**RAW DATA**.
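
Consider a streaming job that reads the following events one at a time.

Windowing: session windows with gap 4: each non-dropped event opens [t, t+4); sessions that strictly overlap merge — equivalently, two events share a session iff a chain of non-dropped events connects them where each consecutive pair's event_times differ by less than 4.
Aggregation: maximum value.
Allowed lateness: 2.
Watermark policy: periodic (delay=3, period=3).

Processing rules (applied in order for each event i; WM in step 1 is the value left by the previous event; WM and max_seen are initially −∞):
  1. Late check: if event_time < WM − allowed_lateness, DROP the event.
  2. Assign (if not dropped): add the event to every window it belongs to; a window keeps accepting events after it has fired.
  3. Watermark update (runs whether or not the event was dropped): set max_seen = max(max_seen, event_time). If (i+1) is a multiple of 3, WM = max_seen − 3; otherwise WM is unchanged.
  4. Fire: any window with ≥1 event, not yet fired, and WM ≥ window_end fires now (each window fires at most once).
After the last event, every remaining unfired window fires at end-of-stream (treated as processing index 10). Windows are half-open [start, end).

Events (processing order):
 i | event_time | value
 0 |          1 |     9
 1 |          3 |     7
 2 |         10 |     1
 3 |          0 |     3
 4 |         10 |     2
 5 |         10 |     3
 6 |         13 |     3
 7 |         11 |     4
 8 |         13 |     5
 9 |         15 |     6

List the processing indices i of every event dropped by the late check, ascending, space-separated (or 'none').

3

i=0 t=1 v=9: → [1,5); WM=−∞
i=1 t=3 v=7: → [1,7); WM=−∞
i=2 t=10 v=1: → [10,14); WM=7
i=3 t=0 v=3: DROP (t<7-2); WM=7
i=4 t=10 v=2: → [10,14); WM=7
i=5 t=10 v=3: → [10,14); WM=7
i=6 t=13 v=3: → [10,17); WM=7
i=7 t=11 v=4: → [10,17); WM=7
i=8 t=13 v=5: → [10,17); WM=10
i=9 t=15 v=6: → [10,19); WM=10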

**WHAT THE EXERCISE ASKS**. Retype the material word for word, including every line.

**SOLUTION FOR THIS TASK**.
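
Consider a streaming job that reads the following events one at a time.

Windowing: session windows with gap 4: each non-dropped event opens [t, t+4); sessions that strictly overlap merge — equivalently, two events share a session iff a chain of non-dropped events connects them where each consecutive pair's event_times differ by less than 4.
Aggregation: maximum value.
Allowed lateness: 2.
Watermark policy: periodic (delay=3, period=3).

Processing rules (applied in order for each event i; WM in step 1 is the value left by the previous event; WM and max_seen are initially −∞):
  1. Late check: if event_time < WM − allowed_lateness, DROP the event.
  2. Assign (if not dropped): add the event to every window it belongs to; a window keeps accepting events after it has fired.
  3. Watermark update (runs whether or not the event was dropped): set max_seen = max(max_seen, event_time). If (i+1) is a multiple of 3, WM = max_seen − 3; otherwise WM is unchanged.
  4. Fire: any window with ≥1 event, not yet fired, and WM ≥ window_end fires now (each window fires at most once).
After the last event, every remaining unfired window fires at end-of-stream (treated as processing index 10). Windows are half-open [start, end).

Events (processing order):
 i | event_time | value
 0 |          1 |     9
 1 |          3 |     7
 2 |         10 |     1
 3 |          0 |     3
 4 |         10 |     2
 5 |         10 |     3
 6 |         13 |     3
 7 |         11 |     4
 8 |         13 |     5
 9 |         15 |     6

List the processing indices i of every event dropped by the late check, ascending, space-separated (or 'none').

3

i=0 t=1 v=9: → [1,5); WM=−∞
i=1 t=3 v=7: → [1,7); WM=−∞
i=2 t=10 v=1: → [10,14); WM=7
i=3 t=0 v=3: DROP (t<7-2); WM=7
i=4 t=10 v=2: → [10,14); WM=7
i=5 t=10 v=3: → [10,14); WM=7
i=6 t=13 v=3: → [10,17); WM=7
i=7 t=11 v=4: → [10,17); WM=7
i=8 t=13 v=5: → [10,17); WM=10
i=9 t=15 v=6: → [10,19); WM=10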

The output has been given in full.